Records excerpted from a collection
--

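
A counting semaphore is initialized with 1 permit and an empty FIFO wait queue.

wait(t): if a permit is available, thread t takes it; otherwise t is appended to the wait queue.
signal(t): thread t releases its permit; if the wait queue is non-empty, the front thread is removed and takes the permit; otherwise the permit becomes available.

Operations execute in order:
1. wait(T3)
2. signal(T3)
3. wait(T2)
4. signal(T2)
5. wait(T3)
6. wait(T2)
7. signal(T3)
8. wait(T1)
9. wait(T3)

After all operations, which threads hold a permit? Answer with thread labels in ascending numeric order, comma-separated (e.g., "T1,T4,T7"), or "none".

Step 1: wait(T3) -> count=0 queue=[] holders={T3}
Step 2: signal(T3) -> count=1 queue=[] holders={none}
Step 3: wait(T2) -> count=0 queue=[] holders={T2}
Step 4: signal(T2) -> count=1 queue=[] holders={none}
Step 5: wait(T3) -> count=0 queue=[] holders={T3}
Step 6: wait(T2) -> count=0 queue=[T2] holders={T3}
Step 7: signal(T3) -> count=0 queue=[] holders={T2}
Step 8: wait(T1) -> count=0 queue=[T1] holders={T2}
Step 9: wait(T3) -> count=0 queue=[T1,T3] holders={T2}
Final holders: T2

Answer: T2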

--

Copy every line of the records word for word.

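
A counting semaphore is initialized with 1 permit and an empty FIFO wait queue.

wait(t): if a permit is available, thread t takes it; otherwise t is appended to the wait queue.
signal(t): thread t releases its permit; if the wait queue is non-empty, the front thread is removed and takes the permit; otherwise the permit becomes available.

Operations execute in order:
1. wait(T3)
2. signal(T3)
3. wait(T2)
4. signal(T2)
5. wait(T3)
6. wait(T2)
7. signal(T3)
8. wait(T1)
9. wait(T3)

After all operations, which threads hold a permit? Answer with thread labels in ascending numeric order, comma-separated (e.g., "T1,T4,T7"), or "none".

Step 1: wait(T3) -> count=0 queue=[] holders={T3}
Step 2: signal(T3) -> count=1 queue=[] holders={none}
Step 3: wait(T2) -> count=0 queue=[] holders={T2}
Step 4: signal(T2) -> count=1 queue=[] holders={none}
Step 5: wait(T3) -> count=0 queue=[] holders={T3}
Step 6: wait(T2) -> count=0 queue=[T2] holders={T3}
Step 7: signal(T3) -> count=0 queue=[] holders={T2}
Step 8: wait(T1) -> count=0 queue=[T1] holders={T2}
Step 9: wait(T3) -> count=0 queue=[T1,T3] holders={T2}
Final holders: T2

Answer: T2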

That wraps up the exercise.